Task description
Repeat the lines below exactly as written, please, from the line with "1. Rank by classification" to the line with "3. If tied, rank", both lines included, and no others.

Material for this exercise
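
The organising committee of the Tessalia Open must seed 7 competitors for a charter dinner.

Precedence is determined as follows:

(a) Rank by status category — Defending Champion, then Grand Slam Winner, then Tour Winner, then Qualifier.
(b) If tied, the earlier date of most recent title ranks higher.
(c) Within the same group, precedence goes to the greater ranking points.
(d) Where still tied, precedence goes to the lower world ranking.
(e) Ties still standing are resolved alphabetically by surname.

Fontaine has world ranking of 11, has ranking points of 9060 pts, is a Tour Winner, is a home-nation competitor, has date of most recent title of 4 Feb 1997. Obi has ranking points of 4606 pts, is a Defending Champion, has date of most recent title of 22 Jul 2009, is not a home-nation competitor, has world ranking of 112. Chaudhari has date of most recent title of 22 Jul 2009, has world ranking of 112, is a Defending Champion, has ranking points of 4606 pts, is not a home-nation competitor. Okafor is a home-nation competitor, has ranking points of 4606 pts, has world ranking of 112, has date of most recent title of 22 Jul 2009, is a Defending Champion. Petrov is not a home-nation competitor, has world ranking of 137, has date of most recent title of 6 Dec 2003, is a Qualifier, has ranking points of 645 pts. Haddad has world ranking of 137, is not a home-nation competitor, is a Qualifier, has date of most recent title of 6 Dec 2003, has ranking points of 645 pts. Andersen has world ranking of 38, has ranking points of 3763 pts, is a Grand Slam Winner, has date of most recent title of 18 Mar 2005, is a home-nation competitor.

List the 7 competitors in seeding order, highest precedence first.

Chaudhari, Obi, Okafor, Andersen, Fontaine, Haddad, Petrov

By status category: Chaudhari, Obi and Okafor (Defending Champion); then Andersen (Grand Slam Winner); then Fontaine (Tour Winner); then Haddad and Petrov (Qualifier).
Chaudhari, Obi and Okafor all have date of most recent title 22 Jul 2009, so the next rule applies.
Chaudhari, Obi and Okafor all have ranking points 4606 pts, so the next rule applies.
Chaudhari, Obi and Okafor all have world ranking 112, so the next rule applies.
Among Chaudhari, Obi and Okafor, alphabetically by surname: Chaudhari before Obi before Okafor.
Haddad and Petrov both have date of most recent title 6 Dec 2003, so the next rule applies.
Haddad and Petrov both have ranking points 645 pts, so the next rule applies.
Haddad and Petrov both have world ranking 137, so the next rule applies.
Among Haddad and Petrov, alphabetically by surname: Haddad before Petrov.
Full order: Chaudhari, Obi, Okafor, Andersen, Fontaine, Haddad, Petrov.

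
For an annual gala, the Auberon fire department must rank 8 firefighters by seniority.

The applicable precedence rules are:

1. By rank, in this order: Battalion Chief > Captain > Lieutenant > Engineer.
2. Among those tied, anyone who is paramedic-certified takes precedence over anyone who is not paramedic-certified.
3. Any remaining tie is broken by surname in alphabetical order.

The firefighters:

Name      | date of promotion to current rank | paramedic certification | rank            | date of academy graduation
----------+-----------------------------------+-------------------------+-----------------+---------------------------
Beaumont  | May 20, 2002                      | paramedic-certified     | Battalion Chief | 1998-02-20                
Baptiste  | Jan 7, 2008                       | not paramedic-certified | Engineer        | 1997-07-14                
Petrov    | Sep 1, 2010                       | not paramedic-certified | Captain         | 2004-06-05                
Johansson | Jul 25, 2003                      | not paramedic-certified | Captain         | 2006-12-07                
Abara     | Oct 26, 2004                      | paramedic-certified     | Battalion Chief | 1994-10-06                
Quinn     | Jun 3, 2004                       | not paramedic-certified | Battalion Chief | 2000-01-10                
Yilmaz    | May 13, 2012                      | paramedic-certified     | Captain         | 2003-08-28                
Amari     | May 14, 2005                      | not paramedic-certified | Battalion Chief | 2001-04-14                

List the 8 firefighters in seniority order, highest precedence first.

Abara, Beaumont, Amari, Quinn, Yilmaz, Johansson, Petrov, Baptiste

By rank: Abara, Beaumont, Amari and Quinn (Battalion Chief); then Yilmaz, Johansson and Petrov (Captain); then Baptiste (Engineer).
Among Abara, Beaumont, Amari and Quinn, paramedic-certified before not paramedic-certified: Abara and Beaumont (paramedic-certified) before Amari and Quinn (not paramedic-certified).
Among Abara and Beaumont, alphabetically by surname: Abara before Beaumont.
Among Amari and Quinn, alphabetically by surname: Amari before Quinn.
Among Yilmaz, Johansson and Petrov, paramedic-certified before not paramedic-certified: Yilmaz (paramedic-certified) before Johansson and Petrov (not paramedic-certified).
Among Johansson and Petrov, alphabetically by surname: Johansson before Petrov.
Full order: Abara, Beaumont, Amari, Quinn, Yilmaz, Johansson, Petrov, Baptiste.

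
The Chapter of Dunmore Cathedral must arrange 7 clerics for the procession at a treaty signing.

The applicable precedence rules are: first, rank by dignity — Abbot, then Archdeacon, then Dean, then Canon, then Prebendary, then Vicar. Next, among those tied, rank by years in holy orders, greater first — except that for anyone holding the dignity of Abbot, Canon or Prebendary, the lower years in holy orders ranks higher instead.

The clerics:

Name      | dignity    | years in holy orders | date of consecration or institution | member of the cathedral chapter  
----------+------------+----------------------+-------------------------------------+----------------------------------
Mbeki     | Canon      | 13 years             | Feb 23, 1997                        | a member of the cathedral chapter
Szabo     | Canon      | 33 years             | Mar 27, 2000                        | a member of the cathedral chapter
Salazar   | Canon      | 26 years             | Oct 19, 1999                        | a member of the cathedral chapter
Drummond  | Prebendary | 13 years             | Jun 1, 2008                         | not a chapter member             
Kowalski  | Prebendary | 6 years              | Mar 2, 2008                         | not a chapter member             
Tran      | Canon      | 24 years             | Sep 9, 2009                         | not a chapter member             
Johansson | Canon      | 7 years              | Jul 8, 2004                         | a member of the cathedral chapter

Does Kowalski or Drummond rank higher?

Kowalski

By dignity: Johansson, Mbeki, Tran, Salazar and Szabo (Canon); then Kowalski and Drummond (Prebendary).
Among Johansson, Mbeki, Tran, Salazar and Szabo, by years in holy orders (lower first) (reversed rule for this group): Johansson (7 years) before Mbeki (13 years) before Tran (24 years) before Salazar (26 years) before Szabo (33 years).
Among Kowalski and Drummond, by years in holy orders (lower first) (reversed rule for this group): Kowalski (6 years) before Drummond (13 years).
So Kowalski takes precedence.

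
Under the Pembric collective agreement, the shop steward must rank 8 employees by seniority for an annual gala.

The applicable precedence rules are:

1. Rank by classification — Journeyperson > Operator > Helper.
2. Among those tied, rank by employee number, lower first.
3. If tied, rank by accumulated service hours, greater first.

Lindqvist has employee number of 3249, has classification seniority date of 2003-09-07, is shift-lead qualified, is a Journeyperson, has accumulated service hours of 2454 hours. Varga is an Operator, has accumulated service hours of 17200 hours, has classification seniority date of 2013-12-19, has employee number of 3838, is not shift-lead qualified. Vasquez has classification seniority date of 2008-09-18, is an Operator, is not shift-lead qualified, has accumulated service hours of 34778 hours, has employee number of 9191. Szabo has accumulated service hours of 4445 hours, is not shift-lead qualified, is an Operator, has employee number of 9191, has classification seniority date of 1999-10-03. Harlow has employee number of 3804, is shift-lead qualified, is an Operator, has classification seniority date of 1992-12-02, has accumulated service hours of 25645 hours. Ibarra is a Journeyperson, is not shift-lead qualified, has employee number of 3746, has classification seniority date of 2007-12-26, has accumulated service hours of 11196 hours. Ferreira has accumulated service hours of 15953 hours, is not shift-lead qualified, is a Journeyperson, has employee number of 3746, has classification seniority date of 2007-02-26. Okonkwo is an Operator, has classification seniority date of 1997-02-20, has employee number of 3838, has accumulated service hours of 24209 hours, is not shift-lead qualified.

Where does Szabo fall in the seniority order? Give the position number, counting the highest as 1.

By classification: Lindqvist, Ferreira and Ibarra (Journeyperson); then Harlow, Okonkwo, Varga, Vasquez and Szabo (Operator).
Among Lindqvist, Ferreira and Ibarra, by employee number (lower first): Lindqvist (3249) before Ferreira and Ibarra (3746).
Among Ferreira and Ibarra, by accumulated service hours (higher first): Ferreira (15953 hours) before Ibarra (11196 hours).
Among Harlow, Okonkwo, Varga, Vasquez and Szabo, by employee number (lower first): Harlow (3804) before Okonkwo and Varga (3838) before Vasquez and Szabo (9191).
Among Okonkwo and Varga, by accumulated service hours (higher first): Okonkwo (24209 hours) before Varga (17200 hours).
Among Vasquez and Szabo, by accumulated service hours (higher first): Vasquez (34778 hours) before Szabo (4445 hours).
Order: Lindqvist, Ferreira, Ibarra, Harlow, Okonkwo, Varga, Vasquez, Szabo. So position 8.

8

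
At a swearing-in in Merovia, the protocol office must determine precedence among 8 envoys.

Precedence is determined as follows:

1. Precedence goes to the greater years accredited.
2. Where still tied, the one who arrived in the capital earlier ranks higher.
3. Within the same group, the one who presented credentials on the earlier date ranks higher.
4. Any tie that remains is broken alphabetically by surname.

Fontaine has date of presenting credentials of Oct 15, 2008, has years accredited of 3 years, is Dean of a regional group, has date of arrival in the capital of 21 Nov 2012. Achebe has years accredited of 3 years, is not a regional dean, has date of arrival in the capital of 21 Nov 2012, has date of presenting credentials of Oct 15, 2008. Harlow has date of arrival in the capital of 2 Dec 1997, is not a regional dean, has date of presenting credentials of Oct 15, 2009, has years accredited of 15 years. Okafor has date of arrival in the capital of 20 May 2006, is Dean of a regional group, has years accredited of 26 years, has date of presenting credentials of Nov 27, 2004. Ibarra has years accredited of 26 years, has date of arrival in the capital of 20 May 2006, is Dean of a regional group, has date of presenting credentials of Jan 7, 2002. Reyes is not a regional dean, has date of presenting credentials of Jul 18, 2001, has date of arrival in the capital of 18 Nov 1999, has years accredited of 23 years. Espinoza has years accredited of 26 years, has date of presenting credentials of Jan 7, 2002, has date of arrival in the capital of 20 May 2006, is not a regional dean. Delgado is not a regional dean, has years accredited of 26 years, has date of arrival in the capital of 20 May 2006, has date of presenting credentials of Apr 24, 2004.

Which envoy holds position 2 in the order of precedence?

By years accredited (higher first): Espinoza, Ibarra, Delgado and Okafor (each 26 years); then Reyes (23 years); then Harlow (15 years); then Achebe and Fontaine (both 3 years).
Espinoza, Ibarra, Delgado and Okafor all have date of arrival in the capital 20 May 2006, so the next rule applies.
Among Espinoza, Ibarra, Delgado and Okafor, by date of presenting credentials (earlier first): Espinoza and Ibarra (Jan 7, 2002) before Delgado (Apr 24, 2004) before Okafor (Nov 27, 2004).
Among Espinoza and Ibarra, alphabetically by surname: Espinoza before Ibarra.
Achebe and Fontaine both have date of arrival in the capital 21 Nov 2012, so the next rule applies.
Achebe and Fontaine both have date of presenting credentials Oct 15, 2008, so the next rule applies.
Among Achebe and Fontaine, alphabetically by surname: Achebe before Fontaine.
Order: Espinoza, Ibarra, Delgado, Okafor, Reyes, Harlow, Achebe, Fontaine.

Ibarra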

The completed task
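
1. Rank by classification — Journeyperson > Operator > Helper.
2. Among those tied, rank by employee number, lower first.
3. If tied, rank by accumulated service hours, greater first.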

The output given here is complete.